> **Stored data**
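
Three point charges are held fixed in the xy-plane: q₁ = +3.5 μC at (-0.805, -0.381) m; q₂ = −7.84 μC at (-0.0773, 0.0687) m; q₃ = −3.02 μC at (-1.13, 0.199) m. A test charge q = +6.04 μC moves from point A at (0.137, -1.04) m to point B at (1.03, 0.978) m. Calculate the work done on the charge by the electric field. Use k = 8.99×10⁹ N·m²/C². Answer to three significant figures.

The work done by the electric force is W_field = −ΔU = −q(V_B − V_A) = q(V_A − V_B).
At A: distances to the source charges are 1.15 m, 1.13 m, 1.77 m; V_A = Σ kqᵢ/rᵢ = -5.04×10⁴ V.
At B: distances to the source charges are 2.28 m, 1.43 m, 2.30 m; V_B = Σ kqᵢ/rᵢ = -4.72×10⁴ V.
ΔV = V_B − V_A = 3130 V.
W_field = −qΔV = −(6.04×10⁻⁶ C)(3130 V) = -0.0189 J.

-0.0189 J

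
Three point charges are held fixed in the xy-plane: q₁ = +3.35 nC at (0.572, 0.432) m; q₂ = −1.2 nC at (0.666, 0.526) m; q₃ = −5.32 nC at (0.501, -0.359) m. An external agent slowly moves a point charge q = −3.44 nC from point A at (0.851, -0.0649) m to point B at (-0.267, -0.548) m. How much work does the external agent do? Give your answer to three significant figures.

For quasistatic motion the external work equals the change in potential energy: W_ext = qΔV = q(V_B − V_A).
At A: distances to the source charges are 0.570 m, 0.619 m, 0.457 m; V_A = Σ kqᵢ/rᵢ = -69.2 V.
At B: distances to the source charges are 1.29 m, 1.42 m, 0.791 m; V_B = Σ kqᵢ/rᵢ = -44.7 V.
ΔV = V_B − V_A = 24.5 V.
W_ext = qΔV = (-3.44×10⁻⁹ C)(24.5 V) = -8.42×10⁻⁸ J.

-8.42×10⁻⁸ J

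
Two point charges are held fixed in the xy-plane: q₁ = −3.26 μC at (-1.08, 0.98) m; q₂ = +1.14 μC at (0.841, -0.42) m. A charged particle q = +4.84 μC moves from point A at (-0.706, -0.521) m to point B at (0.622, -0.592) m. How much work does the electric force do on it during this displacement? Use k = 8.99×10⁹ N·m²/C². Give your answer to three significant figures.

The work done by the electric force is W_field = −ΔU = −q(V_B − V_A) = q(V_A − V_B).
At A: distances to the source charges are 1.55 m, 1.55 m; V_A = Σ kqᵢ/rᵢ = -1.23×10⁴ V.
At B: distances to the source charges are 2.32 m, 0.278 m; V_B = Σ kqᵢ/rᵢ = 2.42×10⁴ V.
ΔV = V_B − V_A = 3.65×10⁴ V.
W_field = −qΔV = −(4.84×10⁻⁶ C)(3.65×10⁴ V) = -0.177 J.

-0.177 J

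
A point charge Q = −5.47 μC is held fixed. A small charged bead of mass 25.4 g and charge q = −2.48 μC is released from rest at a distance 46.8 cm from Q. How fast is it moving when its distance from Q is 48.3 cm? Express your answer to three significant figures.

Only the electrostatic force acts, so mechanical energy is conserved: ½mv² = U₁ − U₂ = kQq(1/r₁ − 1/r₂).
U₁ − U₂ = (8.99×10⁹ N·m²/C²)(-5.47×10⁻⁶ C)(-2.48×10⁻⁶ C)(1/0.468 − 1/0.483) = 8.09×10⁻³ J.
v = √(2·8.09×10⁻³/0.0254) = 0.798 m/s.

0.798 m/s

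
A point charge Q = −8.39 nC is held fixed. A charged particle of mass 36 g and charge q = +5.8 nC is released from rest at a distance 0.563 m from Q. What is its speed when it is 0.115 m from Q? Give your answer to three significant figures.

0.0130 m/s

Only the electrostatic force acts, so mechanical energy is conserved: ½mv² = U₁ − U₂ = kQq(1/r₁ − 1/r₂).
U₁ − U₂ = (8.99×10⁹ N·m²/C²)(-8.39×10⁻⁹ C)(5.80×10⁻⁹ C)(1/0.563 − 1/0.115) = 3.03×10⁻⁶ J.
v = √(2·3.03×10⁻⁶/0.0360) = 0.0130 m/s.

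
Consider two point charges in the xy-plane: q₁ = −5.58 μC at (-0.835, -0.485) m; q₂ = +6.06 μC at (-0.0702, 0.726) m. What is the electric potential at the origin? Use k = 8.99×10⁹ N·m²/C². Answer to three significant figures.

2.27×10⁴ V

Electric potential is a scalar, so the contributions from each charge add algebraically: V = Σ kqᵢ/rᵢ.
Distances from the field point to each charge: r₁ = 0.966 m, r₂ = 0.729 m.
V = k[(-5.58×10⁻⁶)/(0.966) + (6.06×10⁻⁶)/(0.729)] = 2.27×10⁴ V.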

> **WORK REQUIRED**
Copy each entry exactly.

> **RESPONSE BOX**
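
Three point charges are held fixed in the xy-plane: q₁ = +3.5 μC at (-0.805, -0.381) m; q₂ = −7.84 μC at (-0.0773, 0.0687) m; q₃ = −3.02 μC at (-1.13, 0.199) m. A test charge q = +6.04 μC moves from point A at (0.137, -1.04) m to point B at (1.03, 0.978) m. Calculate the work done on the charge by the electric field. Use k = 8.99×10⁹ N·m²/C². Answer to three significant figures.

The work done by the electric force is W_field = −ΔU = −q(V_B − V_A) = q(V_A − V_B).
At A: distances to the source charges are 1.15 m, 1.13 m, 1.77 m; V_A = Σ kqᵢ/rᵢ = -5.04×10⁴ V.
At B: distances to the source charges are 2.28 m, 1.43 m, 2.30 m; V_B = Σ kqᵢ/rᵢ = -4.72×10⁴ V.
ΔV = V_B − V_A = 3130 V.
W_field = −qΔV = −(6.04×10⁻⁶ C)(3130 V) = -0.0189 J.

-0.0189 J

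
Three point charges are held fixed in the xy-plane: q₁ = +3.35 nC at (0.572, 0.432) m; q₂ = −1.2 nC at (0.666, 0.526) m; q₃ = −5.32 nC at (0.501, -0.359) m. An external agent slowly moves a point charge q = −3.44 nC from point A at (0.851, -0.0649) m to point B at (-0.267, -0.548) m. How much work does the external agent do? Give your answer to three significant figures.

For quasistatic motion the external work equals the change in potential energy: W_ext = qΔV = q(V_B − V_A).
At A: distances to the source charges are 0.570 m, 0.619 m, 0.457 m; V_A = Σ kqᵢ/rᵢ = -69.2 V.
At B: distances to the source charges are 1.29 m, 1.42 m, 0.791 m; V_B = Σ kqᵢ/rᵢ = -44.7 V.
ΔV = V_B − V_A = 24.5 V.
W_ext = qΔV = (-3.44×10⁻⁹ C)(24.5 V) = -8.42×10⁻⁸ J.

-8.42×10⁻⁸ J

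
Two point charges are held fixed in the xy-plane: q₁ = −3.26 μC at (-1.08, 0.98) m; q₂ = +1.14 μC at (0.841, -0.42) m. A charged particle q = +4.84 μC moves from point A at (-0.706, -0.521) m to point B at (0.622, -0.592) m. How much work does the electric force do on it during this displacement? Use k = 8.99×10⁹ N·m²/C². Give your answer to three significant figures.

The work done by the electric force is W_field = −ΔU = −q(V_B − V_A) = q(V_A − V_B).
At A: distances to the source charges are 1.55 m, 1.55 m; V_A = Σ kqᵢ/rᵢ = -1.23×10⁴ V.
At B: distances to the source charges are 2.32 m, 0.278 m; V_B = Σ kqᵢ/rᵢ = 2.42×10⁴ V.
ΔV = V_B − V_A = 3.65×10⁴ V.
W_field = −qΔV = −(4.84×10⁻⁶ C)(3.65×10⁴ V) = -0.177 J.

-0.177 J

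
A point charge Q = −5.47 μC is held fixed. A small charged bead of mass 25.4 g and charge q = −2.48 μC is released from rest at a distance 46.8 cm from Q. How fast is it moving when its distance from Q is 48.3 cm? Express your answer to three significant figures.

Only the electrostatic force acts, so mechanical energy is conserved: ½mv² = U₁ − U₂ = kQq(1/r₁ − 1/r₂).
U₁ − U₂ = (8.99×10⁹ N·m²/C²)(-5.47×10⁻⁶ C)(-2.48×10⁻⁶ C)(1/0.468 − 1/0.483) = 8.09×10⁻³ J.
v = √(2·8.09×10⁻³/0.0254) = 0.798 m/s.

0.798 m/s

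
A point charge Q = −8.39 nC is held fixed. A charged particle of mass 36 g and charge q = +5.8 nC is released from rest at a distance 0.563 m from Q. What is its speed when it is 0.115 m from Q? Give your answer to three significant figures.

0.0130 m/s

Only the electrostatic force acts, so mechanical energy is conserved: ½mv² = U₁ − U₂ = kQq(1/r₁ − 1/r₂).
U₁ − U₂ = (8.99×10⁹ N·m²/C²)(-8.39×10⁻⁹ C)(5.80×10⁻⁹ C)(1/0.563 − 1/0.115) = 3.03×10⁻⁶ J.
v = √(2·3.03×10⁻⁶/0.0360) = 0.0130 m/s.

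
Consider two point charges in the xy-plane: q₁ = −5.58 μC at (-0.835, -0.485) m; q₂ = +6.06 μC at (-0.0702, 0.726) m. What is the electric potential at the origin? Use k = 8.99×10⁹ N·m²/C². Answer to three significant figures.

2.27×10⁴ V

Electric potential is a scalar, so the contributions from each charge add algebraically: V = Σ kqᵢ/rᵢ.
Distances from the field point to each charge: r₁ = 0.966 m, r₂ = 0.729 m.
V = k[(-5.58×10⁻⁶)/(0.966) + (6.06×10⁻⁶)/(0.729)] = 2.27×10⁴ V.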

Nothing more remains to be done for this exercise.